═════ MATERIALS PROVIDED

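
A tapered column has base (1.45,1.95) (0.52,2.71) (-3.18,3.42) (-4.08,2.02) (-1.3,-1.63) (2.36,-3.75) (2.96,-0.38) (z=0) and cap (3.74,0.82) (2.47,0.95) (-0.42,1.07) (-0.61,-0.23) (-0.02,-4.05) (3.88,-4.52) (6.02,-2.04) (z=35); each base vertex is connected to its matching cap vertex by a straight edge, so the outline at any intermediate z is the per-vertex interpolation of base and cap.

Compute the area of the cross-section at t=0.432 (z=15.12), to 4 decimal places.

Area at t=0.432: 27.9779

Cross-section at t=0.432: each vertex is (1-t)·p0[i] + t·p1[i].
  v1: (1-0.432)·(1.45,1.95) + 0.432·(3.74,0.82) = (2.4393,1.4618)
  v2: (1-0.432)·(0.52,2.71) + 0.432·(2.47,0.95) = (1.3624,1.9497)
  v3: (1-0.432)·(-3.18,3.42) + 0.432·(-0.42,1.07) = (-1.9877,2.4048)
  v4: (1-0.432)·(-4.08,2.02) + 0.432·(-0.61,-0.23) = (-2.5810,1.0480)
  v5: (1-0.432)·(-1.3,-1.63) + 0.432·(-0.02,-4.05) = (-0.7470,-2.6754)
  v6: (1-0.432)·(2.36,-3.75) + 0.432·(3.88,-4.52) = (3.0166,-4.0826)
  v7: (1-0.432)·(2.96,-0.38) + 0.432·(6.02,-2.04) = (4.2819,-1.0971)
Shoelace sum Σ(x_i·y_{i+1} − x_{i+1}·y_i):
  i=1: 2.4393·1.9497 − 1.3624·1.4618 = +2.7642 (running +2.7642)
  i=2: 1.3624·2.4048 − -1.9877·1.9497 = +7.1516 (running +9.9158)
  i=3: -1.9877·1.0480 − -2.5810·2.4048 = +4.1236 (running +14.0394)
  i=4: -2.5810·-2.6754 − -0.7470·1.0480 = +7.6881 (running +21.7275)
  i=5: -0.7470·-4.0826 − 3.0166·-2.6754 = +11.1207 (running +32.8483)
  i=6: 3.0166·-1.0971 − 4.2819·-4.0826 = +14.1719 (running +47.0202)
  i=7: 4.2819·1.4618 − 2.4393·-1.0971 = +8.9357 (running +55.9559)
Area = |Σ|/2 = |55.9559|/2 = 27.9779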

══════════
═════ MATERIALS PROVIDED

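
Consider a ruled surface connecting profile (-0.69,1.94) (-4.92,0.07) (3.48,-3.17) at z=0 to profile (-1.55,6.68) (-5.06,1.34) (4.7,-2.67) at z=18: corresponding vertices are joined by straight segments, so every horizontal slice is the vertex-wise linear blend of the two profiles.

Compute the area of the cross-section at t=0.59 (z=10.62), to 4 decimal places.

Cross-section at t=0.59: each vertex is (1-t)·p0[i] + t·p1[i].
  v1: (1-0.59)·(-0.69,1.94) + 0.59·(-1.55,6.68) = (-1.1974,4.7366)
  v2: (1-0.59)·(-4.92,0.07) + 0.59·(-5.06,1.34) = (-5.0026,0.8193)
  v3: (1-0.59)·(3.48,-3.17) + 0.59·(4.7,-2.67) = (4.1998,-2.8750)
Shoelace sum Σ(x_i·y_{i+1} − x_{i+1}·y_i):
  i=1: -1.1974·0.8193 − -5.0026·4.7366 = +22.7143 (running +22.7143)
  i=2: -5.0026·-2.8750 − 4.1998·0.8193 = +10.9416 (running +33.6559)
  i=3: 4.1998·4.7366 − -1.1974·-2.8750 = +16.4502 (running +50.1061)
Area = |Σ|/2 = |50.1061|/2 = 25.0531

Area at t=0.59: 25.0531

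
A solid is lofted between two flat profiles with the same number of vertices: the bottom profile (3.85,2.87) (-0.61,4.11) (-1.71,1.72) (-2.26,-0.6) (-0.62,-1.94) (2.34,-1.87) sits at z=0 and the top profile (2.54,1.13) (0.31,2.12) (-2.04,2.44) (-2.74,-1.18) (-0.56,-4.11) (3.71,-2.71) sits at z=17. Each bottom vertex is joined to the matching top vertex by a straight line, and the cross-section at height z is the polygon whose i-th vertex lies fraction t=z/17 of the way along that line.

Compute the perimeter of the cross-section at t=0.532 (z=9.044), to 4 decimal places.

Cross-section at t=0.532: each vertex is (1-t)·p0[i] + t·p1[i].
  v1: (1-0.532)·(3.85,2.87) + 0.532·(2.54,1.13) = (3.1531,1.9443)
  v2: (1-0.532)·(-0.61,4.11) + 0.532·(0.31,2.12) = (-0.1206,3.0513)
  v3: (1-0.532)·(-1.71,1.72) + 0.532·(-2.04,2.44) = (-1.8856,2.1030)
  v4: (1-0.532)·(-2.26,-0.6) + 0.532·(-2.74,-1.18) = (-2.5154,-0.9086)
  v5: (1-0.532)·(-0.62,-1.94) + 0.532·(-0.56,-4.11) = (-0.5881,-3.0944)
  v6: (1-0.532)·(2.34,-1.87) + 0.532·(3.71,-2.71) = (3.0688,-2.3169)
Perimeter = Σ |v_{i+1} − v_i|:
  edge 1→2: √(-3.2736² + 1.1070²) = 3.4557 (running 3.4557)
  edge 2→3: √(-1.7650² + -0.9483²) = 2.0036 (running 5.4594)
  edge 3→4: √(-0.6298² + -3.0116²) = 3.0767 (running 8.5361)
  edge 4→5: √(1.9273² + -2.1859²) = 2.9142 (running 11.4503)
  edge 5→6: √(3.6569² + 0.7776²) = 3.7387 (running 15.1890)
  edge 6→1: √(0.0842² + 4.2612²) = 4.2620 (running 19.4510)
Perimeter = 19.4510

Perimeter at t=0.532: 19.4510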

══════════
═════ MATERIALS PROVIDED

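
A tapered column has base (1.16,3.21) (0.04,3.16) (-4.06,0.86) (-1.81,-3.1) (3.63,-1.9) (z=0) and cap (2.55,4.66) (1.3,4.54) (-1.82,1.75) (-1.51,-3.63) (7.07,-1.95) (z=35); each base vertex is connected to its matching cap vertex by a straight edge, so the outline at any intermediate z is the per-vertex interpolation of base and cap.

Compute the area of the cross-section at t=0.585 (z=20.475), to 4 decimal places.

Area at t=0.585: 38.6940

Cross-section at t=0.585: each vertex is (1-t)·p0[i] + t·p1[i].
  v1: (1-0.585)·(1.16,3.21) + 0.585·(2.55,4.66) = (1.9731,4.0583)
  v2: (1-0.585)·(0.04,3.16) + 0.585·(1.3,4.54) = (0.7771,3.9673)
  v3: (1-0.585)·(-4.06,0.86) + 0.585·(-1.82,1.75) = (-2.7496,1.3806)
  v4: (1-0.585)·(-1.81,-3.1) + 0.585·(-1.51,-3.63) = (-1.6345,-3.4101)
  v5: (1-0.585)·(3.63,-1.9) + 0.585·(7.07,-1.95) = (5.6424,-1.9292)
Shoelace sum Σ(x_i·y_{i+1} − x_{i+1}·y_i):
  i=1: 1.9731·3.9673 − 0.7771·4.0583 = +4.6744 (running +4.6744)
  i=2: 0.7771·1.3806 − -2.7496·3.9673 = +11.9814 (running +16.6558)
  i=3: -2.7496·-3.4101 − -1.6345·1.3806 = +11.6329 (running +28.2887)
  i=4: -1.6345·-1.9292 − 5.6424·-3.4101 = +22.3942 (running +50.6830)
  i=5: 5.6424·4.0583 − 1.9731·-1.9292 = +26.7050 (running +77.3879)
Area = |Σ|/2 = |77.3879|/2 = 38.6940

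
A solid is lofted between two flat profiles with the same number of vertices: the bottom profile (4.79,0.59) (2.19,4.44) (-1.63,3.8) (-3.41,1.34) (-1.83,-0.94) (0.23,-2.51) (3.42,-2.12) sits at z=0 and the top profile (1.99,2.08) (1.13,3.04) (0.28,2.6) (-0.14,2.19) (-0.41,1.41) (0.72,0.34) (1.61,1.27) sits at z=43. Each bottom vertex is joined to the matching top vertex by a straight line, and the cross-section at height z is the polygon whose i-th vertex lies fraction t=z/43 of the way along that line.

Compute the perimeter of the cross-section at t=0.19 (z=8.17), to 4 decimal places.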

══════════

• [TASK REQUIREMENTS]: Among the entries above, how many lines hold the string "profile"? Give the number by itself.

• [SOLUTION TO THE EXERCISE]: 3